- _Working data_:
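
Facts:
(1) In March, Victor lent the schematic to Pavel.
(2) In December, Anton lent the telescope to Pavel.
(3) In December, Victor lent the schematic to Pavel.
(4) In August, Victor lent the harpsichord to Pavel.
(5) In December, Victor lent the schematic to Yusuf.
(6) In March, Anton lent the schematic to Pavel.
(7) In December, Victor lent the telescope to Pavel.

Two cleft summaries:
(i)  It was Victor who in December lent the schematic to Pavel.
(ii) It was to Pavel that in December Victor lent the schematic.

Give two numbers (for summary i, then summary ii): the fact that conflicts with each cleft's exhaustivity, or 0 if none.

(i): focus "Victor". No fact shares same thing, recipient, setting (the schematic / Pavel / in December) with a different agent. 0.
(ii): focus "Pavel". Looking for same agent, thing, setting (Victor / the schematic / in December) with some other recipient — fact (5) has Yusuf there. Refuted.

0, 5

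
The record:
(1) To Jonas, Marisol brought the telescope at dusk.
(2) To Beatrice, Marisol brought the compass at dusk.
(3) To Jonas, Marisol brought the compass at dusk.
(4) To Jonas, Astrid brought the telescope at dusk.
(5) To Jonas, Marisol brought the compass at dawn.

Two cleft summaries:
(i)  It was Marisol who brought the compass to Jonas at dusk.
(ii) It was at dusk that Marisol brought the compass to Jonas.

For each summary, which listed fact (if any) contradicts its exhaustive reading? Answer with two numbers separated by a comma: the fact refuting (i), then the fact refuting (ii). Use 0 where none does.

Summary (i) focuses "Marisol" (the agent); background same thing, recipient, setting (the compass / Jonas / at dusk). No fact matches that background with a different agent, so 0.
Summary (ii) focuses "at dusk" (the setting); background same agent, thing, recipient (Marisol / the compass / Jonas). Fact (5) matches that background with setting = at dawn — refutes (ii).

0, 5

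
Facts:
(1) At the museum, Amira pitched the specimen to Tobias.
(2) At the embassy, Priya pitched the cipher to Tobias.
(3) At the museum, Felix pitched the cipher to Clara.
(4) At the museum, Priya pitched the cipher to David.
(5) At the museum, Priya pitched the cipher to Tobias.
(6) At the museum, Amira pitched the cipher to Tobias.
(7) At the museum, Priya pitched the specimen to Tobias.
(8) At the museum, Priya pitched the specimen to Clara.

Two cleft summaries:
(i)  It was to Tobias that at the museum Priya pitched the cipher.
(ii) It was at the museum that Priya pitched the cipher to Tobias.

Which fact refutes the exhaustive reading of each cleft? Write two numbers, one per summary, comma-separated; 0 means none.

4, 2

Summary (i) focuses "Tobias" (the recipient); background same agent, thing, setting (Priya / the cipher / at the museum). Fact (4) matches that background with recipient = David — refutes (i).
Summary (ii) focuses "at the museum" (the setting); background same agent, thing, recipient (Priya / the cipher / Tobias). Fact (2) matches that background with setting = at the embassy — refutes (ii).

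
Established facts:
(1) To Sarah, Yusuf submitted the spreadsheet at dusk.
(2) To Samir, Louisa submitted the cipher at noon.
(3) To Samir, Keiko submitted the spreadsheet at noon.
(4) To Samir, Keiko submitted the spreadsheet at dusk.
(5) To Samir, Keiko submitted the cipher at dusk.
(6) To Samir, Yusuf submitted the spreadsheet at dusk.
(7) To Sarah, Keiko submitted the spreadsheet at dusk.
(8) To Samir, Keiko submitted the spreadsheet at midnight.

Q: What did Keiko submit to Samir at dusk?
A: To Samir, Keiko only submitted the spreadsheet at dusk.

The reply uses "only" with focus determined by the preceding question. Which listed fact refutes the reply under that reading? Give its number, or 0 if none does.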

- _What the task asks_: Restate word for word the entries above from the line with "(8) At the museum, Priya" through the line with "(ii) It was at the", inclusive, leaving out everything else.

- _Answer to the problem_:
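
(8) At the museum, Priya pitched the specimen to Clara.

Two cleft summaries:
(i)  It was to Tobias that at the museum Priya pitched the cipher.
(ii) It was at the museum that Priya pitched the cipher to Tobias.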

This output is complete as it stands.